YOUR TASK |
From the entries below, transcribe exactly the lines between the line holding "Answer: √167710/31 ≈ 13.210" and the line holding "What is (-102203/(-87032)", inclusive; skip all other lines.

[PROVIDED MATERIAL]

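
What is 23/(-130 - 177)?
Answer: -23/307 ≈ -0.074919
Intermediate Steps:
23/(-130 - 177) = 23/(-307) = -1/307*23 = -23/307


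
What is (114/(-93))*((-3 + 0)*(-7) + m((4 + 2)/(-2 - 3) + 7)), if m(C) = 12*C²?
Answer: -403446/775 ≈ -520.58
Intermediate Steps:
(114/(-93))*((-3 + 0)*(-7) + m((4 + 2)/(-2 - 3) + 7)) = (114/(-93))*((-3 + 0)*(-7) + 12*((4 + 2)/(-2 - 3) + 7)²) = (114*(-1/93))*(-3*(-7) + 12*(6/(-5) + 7)²) = -38*(21 + 12*(6*(-⅕) + 7)²)/31 = -38*(21 + 12*(-6/5 + 7)²)/31 = -38*(21 + 12*(29/5)²)/31 = -38*(21 + 12*(841/25))/31 = -38*(21 + 10092/25)/31 = -38/31*10617/25 = -403446/775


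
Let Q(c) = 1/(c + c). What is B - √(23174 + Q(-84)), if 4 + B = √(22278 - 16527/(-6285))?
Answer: -4 - √163515702/84 + √97790240305/2095 ≈ -6.9631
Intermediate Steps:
Q(c) = 1/(2*c)
B = -4 + √97790240305/2095 (B = -4 + √(22278 - 16527/(-6285)) = -4 + √(22278 - 16527*(-1/6285)) = -4 + √(22278 + 5509/2095) = -4 + √(46677919/2095) = -4 + √97790240305/2095 ≈ 145.27)
B - √(23174 + Q(-84)) = (-4 + √97790240305/2095) - √(23174 + (½)/(-84)) = (-4 + √97790240305/2095) - √(23174 + (½)*(-1/84)) = (-4 + √97790240305/2095) - √(23174 - 1/168) = (-4 + √97790240305/2095) - √(3893231/168) = (-4 + √97790240305/2095) - √163515702/84 = -4 - √163515702/84 + √97790240305/2095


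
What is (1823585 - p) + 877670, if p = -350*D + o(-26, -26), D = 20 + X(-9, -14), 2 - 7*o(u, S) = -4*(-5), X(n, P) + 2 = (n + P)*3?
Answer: 18783853/7 ≈ 2.6834e+6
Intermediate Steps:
X(n, P) = -2 + 3*P + 3*n (X(n, P) = -2 + (n + P)*3 = -2 + (P + n)*3 = -2 + (3*P + 3*n) = -2 + 3*P + 3*n)
o(u, S) = -18/7 (o(u, S) = 2/7 - (-4)*(-5)/7 = 2/7 - ⅐*20 = 2/7 - 20/7 = -18/7)
D = -51 (D = 20 + (-2 + 3*(-14) + 3*(-9)) = 20 + (-2 - 42 - 27) = 20 - 71 = -51)
p = 124932/7 (p = -350*(-51) - 18/7 = 17850 - 18/7 = 124932/7 ≈ 17847.)
(1823585 - p) + 877670 = (1823585 - 1*124932/7) + 877670 = (1823585 - 124932/7) + 877670 = 12640163/7 + 877670 = 18783853/7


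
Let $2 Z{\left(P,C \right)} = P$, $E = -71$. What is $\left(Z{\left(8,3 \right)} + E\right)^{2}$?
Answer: $4489$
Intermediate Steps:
$Z{\left(P,C \right)} = \frac{P}{2}$
$\left(Z{\left(8,3 \right)} + E\right)^{2} = \left(\frac{1}{2} \cdot 8 - 71\right)^{2} = \left(4 - 71\right)^{2} = \left(-67\right)^{2} = 4489$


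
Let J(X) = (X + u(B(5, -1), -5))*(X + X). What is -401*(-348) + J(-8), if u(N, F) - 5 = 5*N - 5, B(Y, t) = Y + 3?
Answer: 139036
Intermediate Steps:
B(Y, t) = 3 + Y
u(N, F) = 5*N (u(N, F) = 5 + (5*N - 5) = 5 + (-5 + 5*N) = 5*N)
J(X) = 2*X*(40 + X) (J(X) = (X + 5*(3 + 5))*(X + X) = (X + 5*8)*(2*X) = (X + 40)*(2*X) = (40 + X)*(2*X) = 2*X*(40 + X))
-401*(-348) + J(-8) = -401*(-348) + 2*(-8)*(40 - 8) = 139548 + 2*(-8)*32 = 139548 - 512 = 139036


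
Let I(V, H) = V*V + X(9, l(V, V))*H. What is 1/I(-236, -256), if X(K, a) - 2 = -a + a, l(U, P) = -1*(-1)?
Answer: 1/55184 ≈ 1.8121e-5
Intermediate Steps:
l(U, P) = 1
X(K, a) = 2 (X(K, a) = 2 + (-a + a) = 2 + 0 = 2)
I(V, H) = V² + 2*H (I(V, H) = V*V + 2*H = V² + 2*H)
1/I(-236, -256) = 1/((-236)² + 2*(-256)) = 1/(55696 - 512) = 1/55184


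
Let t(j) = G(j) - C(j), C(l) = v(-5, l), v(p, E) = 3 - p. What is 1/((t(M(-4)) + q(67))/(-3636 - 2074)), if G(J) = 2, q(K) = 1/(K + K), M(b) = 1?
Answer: 765140/803 ≈ 952.85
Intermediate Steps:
q(K) = 1/(2*K)
C(l) = 8 (C(l) = 3 - 1*(-5) = 3 + 5 = 8)
t(j) = -6 (t(j) = 2 - 1*8 = 2 - 8 = -6)
1/((t(M(-4)) + q(67))/(-3636 - 2074)) = 1/((-6 + (½)/67)/(-3636 - 2074)) = 1/((-6 + (½)*(1/67))/(-5710)) = 1/((-6 + 1/134)*(-1/5710)) = 1/(-803/134*(-1/5710)) = 1/(803/765140) = 765140/803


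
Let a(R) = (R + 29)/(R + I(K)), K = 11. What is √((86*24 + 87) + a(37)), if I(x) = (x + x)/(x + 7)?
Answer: 3*√1769063/86 ≈ 46.397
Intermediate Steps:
I(x) = 2*x/(7 + x) (I(x) = (2*x)/(7 + x) = 2*x/(7 + x))
a(R) = (29 + R)/(11/9 + R) (a(R) = (R + 29)/(R + 2*11/(7 + 11)) = (29 + R)/(R + 2*11/18) = (29 + R)/(R + 2*11*(1/18)) = (29 + R)/(R + 11/9) = (29 + R)/(11/9 + R))
√((86*24 + 87) + a(37)) = √((86*24 + 87) + 9*(29 + 37)/(11 + 9*37)) = √((2064 + 87) + 9*66/(11 + 333)) = √(2151 + 9*66/344) = √(2151 + 9*(1/344)*66) = √(2151 + 297/172) = √(370269/172) = 3*√1769063/86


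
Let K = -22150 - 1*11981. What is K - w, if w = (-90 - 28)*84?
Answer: -24219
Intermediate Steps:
w = -9912 (w = -118*84 = -9912)
K = -34131 (K = -22150 - 11981 = -34131)
K - w = -34131 - 1*(-9912) = -34131 + 9912 = -24219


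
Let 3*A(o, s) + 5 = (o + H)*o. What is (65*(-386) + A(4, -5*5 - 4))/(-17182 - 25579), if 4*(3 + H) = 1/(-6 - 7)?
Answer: 978524/1667679 ≈ 0.58676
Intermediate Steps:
H = -157/52 (H = -3 + 1/(4*(-6 - 7)) = -3 + (¼)/(-13) = -3 + (¼)*(-1/13) = -3 - 1/52 = -157/52 ≈ -3.0192)
A(o, s) = -5/3 + o*(-157/52 + o)/3 (A(o, s) = -5/3 + ((o - 157/52)*o)/3 = -5/3 + ((-157/52 + o)*o)/3 = -5/3 + (o*(-157/52 + o))/3 = -5/3 + o*(-157/52 + o)/3)
(65*(-386) + A(4, -5*5 - 4))/(-17182 - 25579) = (65*(-386) + (-5/3 - 157/156*4 + (⅓)*4²))/(-17182 - 25579) = (-25090 + (-5/3 - 157/39 + (⅓)*16))/(-42761) = (-25090 + (-5/3 - 157/39 + 16/3))*(-1/42761) = (-25090 - 14/39)*(-1/42761) = -978524/39*(-1/42761) = 978524/1667679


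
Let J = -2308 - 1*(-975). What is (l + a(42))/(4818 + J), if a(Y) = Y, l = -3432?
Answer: -678/697 ≈ -0.97274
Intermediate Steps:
J = -1333 (J = -2308 + 975 = -1333)
(l + a(42))/(4818 + J) = (-3432 + 42)/(4818 - 1333) = -3390/3485 = -3390*1/3485 = -678/697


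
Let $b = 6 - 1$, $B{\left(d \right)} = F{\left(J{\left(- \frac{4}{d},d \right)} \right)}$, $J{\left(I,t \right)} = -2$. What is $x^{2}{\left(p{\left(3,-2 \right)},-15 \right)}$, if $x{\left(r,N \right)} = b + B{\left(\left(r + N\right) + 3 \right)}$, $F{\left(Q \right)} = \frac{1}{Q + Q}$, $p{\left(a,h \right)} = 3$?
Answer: $\frac{361}{16} \approx 22.563$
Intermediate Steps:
$F{\left(Q \right)} = \frac{1}{2 Q}$
$B{\left(d \right)} = - \frac{1}{4}$ ($B{\left(d \right)} = \frac{1}{2 \left(-2\right)} = \frac{1}{2} \left(- \frac{1}{2}\right) = - \frac{1}{4}$)
$b = 5$
$x{\left(r,N \right)} = \frac{19}{4}$ ($x{\left(r,N \right)} = 5 - \frac{1}{4} = \frac{19}{4}$)
$x^{2}{\left(p{\left(3,-2 \right)},-15 \right)} = \left(\frac{19}{4}\right)^{2} = \frac{361}{16}$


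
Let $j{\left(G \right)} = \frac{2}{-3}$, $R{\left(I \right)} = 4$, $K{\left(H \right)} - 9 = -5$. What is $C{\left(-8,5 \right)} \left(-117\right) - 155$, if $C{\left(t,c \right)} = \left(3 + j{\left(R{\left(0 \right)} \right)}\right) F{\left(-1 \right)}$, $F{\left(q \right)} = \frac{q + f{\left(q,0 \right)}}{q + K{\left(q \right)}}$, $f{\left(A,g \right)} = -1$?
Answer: $27$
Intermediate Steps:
$K{\left(H \right)} = 4$ ($K{\left(H \right)} = 9 - 5 = 4$)
$j{\left(G \right)} = - \frac{2}{3}$ ($j{\left(G \right)} = 2 \left(- \frac{1}{3}\right) = - \frac{2}{3}$)
$F{\left(q \right)} = \frac{-1 + q}{4 + q}$ ($F{\left(q \right)} = \frac{q - 1}{q + 4} = \frac{-1 + q}{4 + q}$)
$C{\left(t,c \right)} = - \frac{14}{9}$ ($C{\left(t,c \right)} = \left(3 - \frac{2}{3}\right) \frac{-1 - 1}{4 - 1} = \frac{7 \cdot \frac{1}{3} \left(-2\right)}{3} = \frac{7}{3} \left(- \frac{2}{3}\right) = - \frac{14}{9}$)
$C{\left(-8,5 \right)} \left(-117\right) - 155 = \left(- \frac{14}{9}\right) \left(-117\right) - 155 = 182 - 155 = 27$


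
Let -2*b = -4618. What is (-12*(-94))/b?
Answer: 1128/2309 ≈ 0.48852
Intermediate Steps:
b = 2309 (b = -½*(-4618) = 2309)
(-12*(-94))/b = -12*(-94)/2309 = 1128*(1/2309) = 1128/2309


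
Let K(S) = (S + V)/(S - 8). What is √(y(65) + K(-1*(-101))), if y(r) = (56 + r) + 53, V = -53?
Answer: √167710/31 ≈ 13.210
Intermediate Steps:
K(S) = (-53 + S)/(-8 + S) (K(S) = (S - 53)/(S - 8) = (-53 + S)/(-8 + S))
y(r) = 109 + r
√(y(65) + K(-1*(-101))) = √((109 + 65) + (-53 - 1*(-101))/(-8 - 1*(-101))) = √(174 + (-53 + 101)/(-8 + 101)) = √(174 + 48/93) = √(174 + (1/93)*48) = √(174 + 16/31) = √(5410/31) = √167710/31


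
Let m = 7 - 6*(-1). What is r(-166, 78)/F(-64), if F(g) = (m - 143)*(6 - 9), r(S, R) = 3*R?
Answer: ⅗ ≈ 0.60000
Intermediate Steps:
m = 13 (m = 7 + 6 = 13)
F(g) = 390 (F(g) = (13 - 143)*(6 - 9) = -130*(-3) = 390)
r(-166, 78)/F(-64) = (3*78)/390 = 234*(1/390) = ⅗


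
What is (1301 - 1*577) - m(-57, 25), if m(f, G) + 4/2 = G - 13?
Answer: 714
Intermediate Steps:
m(f, G) = -15 + G (m(f, G) = -2 + (G - 13) = -2 + (-13 + G) = -15 + G)
(1301 - 1*577) - m(-57, 25) = (1301 - 1*577) - (-15 + 25) = (1301 - 577) - 1*10 = 724 - 10 = 714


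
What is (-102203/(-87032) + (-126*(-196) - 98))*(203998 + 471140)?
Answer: 722706650070891/43516 ≈ 1.6608e+10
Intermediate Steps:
(-102203/(-87032) + (-126*(-196) - 98))*(203998 + 471140) = (-102203*(-1/87032) + (24696 - 98))*675138 = (102203/87032 + 24598)*675138 = (2140915339/87032)*675138 = 722706650070891/43516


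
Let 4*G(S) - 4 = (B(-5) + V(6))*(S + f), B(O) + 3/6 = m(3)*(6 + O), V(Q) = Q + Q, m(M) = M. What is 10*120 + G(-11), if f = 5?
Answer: 4717/4 ≈ 1179.3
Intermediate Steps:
V(Q) = 2*Q
B(O) = 35/2 + 3*O (B(O) = -1/2 + 3*(6 + O) = -1/2 + (18 + 3*O) = 35/2 + 3*O)
G(S) = 153/8 + 29*S/8 (G(S) = 1 + (((35/2 + 3*(-5)) + 2*6)*(S + 5))/4 = 1 + (((35/2 - 15) + 12)*(5 + S))/4 = 1 + ((5/2 + 12)*(5 + S))/4 = 1 + (29*(5 + S)/2)/4 = 1 + (145/2 + 29*S/2)/4 = 1 + (145/8 + 29*S/8) = 153/8 + 29*S/8)
10*120 + G(-11) = 10*120 + (153/8 + (29/8)*(-11)) = 1200 + (153/8 - 319/8) = 1200 - 83/4 = 4717/4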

[/PROVIDED MATERIAL]

REPLY |
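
Answer: √167710/31 ≈ 13.210
Intermediate Steps:
K(S) = (-53 + S)/(-8 + S) (K(S) = (S - 53)/(S - 8) = (-53 + S)/(-8 + S))
y(r) = 109 + r
√(y(65) + K(-1*(-101))) = √((109 + 65) + (-53 - 1*(-101))/(-8 - 1*(-101))) = √(174 + (-53 + 101)/(-8 + 101)) = √(174 + 48/93) = √(174 + (1/93)*48) = √(174 + 16/31) = √(5410/31) = √167710/31


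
Let m = 7 - 6*(-1). What is r(-166, 78)/F(-64), if F(g) = (m - 143)*(6 - 9), r(S, R) = 3*R?
Answer: ⅗ ≈ 0.60000
Intermediate Steps:
m = 13 (m = 7 + 6 = 13)
F(g) = 390 (F(g) = (13 - 143)*(6 - 9) = -130*(-3) = 390)
r(-166, 78)/F(-64) = (3*78)/390 = 234*(1/390) = ⅗


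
What is (1301 - 1*577) - m(-57, 25), if m(f, G) + 4/2 = G - 13?
Answer: 714
Intermediate Steps:
m(f, G) = -15 + G (m(f, G) = -2 + (G - 13) = -2 + (-13 + G) = -15 + G)
(1301 - 1*577) - m(-57, 25) = (1301 - 1*577) - (-15 + 25) = (1301 - 577) - 1*10 = 724 - 10 = 714


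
What is (-102203/(-87032) + (-126*(-196) - 98))*(203998 + 471140)?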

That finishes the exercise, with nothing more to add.